§ **Data for the task**

================

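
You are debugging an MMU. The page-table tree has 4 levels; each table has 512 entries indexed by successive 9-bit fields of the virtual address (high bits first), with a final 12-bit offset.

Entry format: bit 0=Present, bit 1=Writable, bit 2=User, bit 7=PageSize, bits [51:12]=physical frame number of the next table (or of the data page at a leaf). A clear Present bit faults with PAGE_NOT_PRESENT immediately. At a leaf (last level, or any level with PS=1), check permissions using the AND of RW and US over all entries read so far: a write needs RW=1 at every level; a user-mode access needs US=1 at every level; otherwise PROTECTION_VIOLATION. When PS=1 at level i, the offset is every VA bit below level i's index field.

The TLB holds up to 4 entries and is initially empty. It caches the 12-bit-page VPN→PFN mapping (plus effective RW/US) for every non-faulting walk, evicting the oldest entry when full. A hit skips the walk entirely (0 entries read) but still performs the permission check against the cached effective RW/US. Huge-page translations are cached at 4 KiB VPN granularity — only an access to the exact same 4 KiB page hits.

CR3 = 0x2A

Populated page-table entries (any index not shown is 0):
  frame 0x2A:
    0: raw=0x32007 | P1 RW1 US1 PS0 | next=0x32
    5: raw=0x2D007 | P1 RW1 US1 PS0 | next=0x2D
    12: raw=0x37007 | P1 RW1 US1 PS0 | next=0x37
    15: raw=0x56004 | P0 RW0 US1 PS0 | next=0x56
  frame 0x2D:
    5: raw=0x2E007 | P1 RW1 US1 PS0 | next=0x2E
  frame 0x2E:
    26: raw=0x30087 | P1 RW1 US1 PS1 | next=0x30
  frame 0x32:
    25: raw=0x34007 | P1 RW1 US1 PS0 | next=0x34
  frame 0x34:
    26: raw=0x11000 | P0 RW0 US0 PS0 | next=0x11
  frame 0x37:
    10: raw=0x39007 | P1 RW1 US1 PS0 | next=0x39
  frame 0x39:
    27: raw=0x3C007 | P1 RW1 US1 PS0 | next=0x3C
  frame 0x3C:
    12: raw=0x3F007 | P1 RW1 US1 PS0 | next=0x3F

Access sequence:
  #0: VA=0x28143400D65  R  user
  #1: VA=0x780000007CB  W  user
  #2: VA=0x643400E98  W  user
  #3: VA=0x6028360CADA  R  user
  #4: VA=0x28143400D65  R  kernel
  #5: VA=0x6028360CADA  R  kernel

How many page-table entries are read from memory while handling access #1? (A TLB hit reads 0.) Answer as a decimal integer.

Walk each access:
#0 VA=0x28143400D65 (r,user):
  lvl0: tbl 0x2A, slot 5 ⇒ 0x2D007 (P1/RW1/US1/PS0)
  lvl1: tbl 0x2D, slot 5 ⇒ 0x2E007 (P1/RW1/US1/PS0)
  lvl2: tbl 0x2E, slot 26 ⇒ 0x30087 (P1/RW1/US1/PS1)
  → PA=0x30D65 (huge @L2)  (3 entries read)
#1 VA=0x780000007CB (w,user):
  lvl0: tbl 0x2A, slot 15 ⇒ 0x56004 (P0/RW0/US1/PS0)
  ⇒ fault: PAGE_NOT_PRESENT  — 1 lookups
#2 VA=0x643400E98 (w,user):
  lvl0: tbl 0x2A, slot 0 ⇒ 0x32007 (P1/RW1/US1/PS0)
  lvl1: tbl 0x32, slot 25 ⇒ 0x34007 (P1/RW1/US1/PS0)
  lvl2: tbl 0x34, slot 26 ⇒ 0x11000 (P0/RW0/US0/PS0)
  ⇒ fault: PAGE_NOT_PRESENT  — 3 lookups
#3 VA=0x6028360CADA (r,user):
  lvl0: tbl 0x2A, slot 12 ⇒ 0x37007 (P1/RW1/US1/PS0)
  lvl1: tbl 0x37, slot 10 ⇒ 0x39007 (P1/RW1/US1/PS0)
  lvl2: tbl 0x39, slot 27 ⇒ 0x3C007 (P1/RW1/US1/PS0)
  lvl3: tbl 0x3C, slot 12 ⇒ 0x3F007 (P1/RW1/US1/PS0)
  → PA=0x3FADA  (4 entries read)
#4 VA=0x28143400D65 (r,kernel):
  TLB hit vpn=0x28143400 → PA=0x30D65
#5 VA=0x6028360CADA (r,kernel):
  TLB hit vpn=0x6028360C → PA=0x3FADA

Entries read for #1: 1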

================

§ **Exercise requirements**
Copy all lines from the material above that hold the word "check".

§ **Final answer**
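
Entry format: bit 0=Present, bit 1=Writable, bit 2=User, bit 7=PageSize, bits [51:12]=physical frame number of the next table (or of the data page at a leaf). A clear Present bit faults with PAGE_NOT_PRESENT immediately. At a leaf (last level, or any level with PS=1), check permissions using the AND of RW and US over all entries read so far: a write needs RW=1 at every level; a user-mode access needs US=1 at every level; otherwise PROTECTION_VIOLATION. When PS=1 at level i, the offset is every VA bit below level i's index field.
The TLB holds up to 4 entries and is initially empty. It caches the 12-bit-page VPN→PFN mapping (plus effective RW/US) for every non-faulting walk, evicting the oldest entry when full. A hit skips the walk entirely (0 entries read) but still performs the permission check against the cached effective RW/US. Huge-page translations are cached at 4 KiB VPN granularity — only an access to the exact same 4 KiB page hits.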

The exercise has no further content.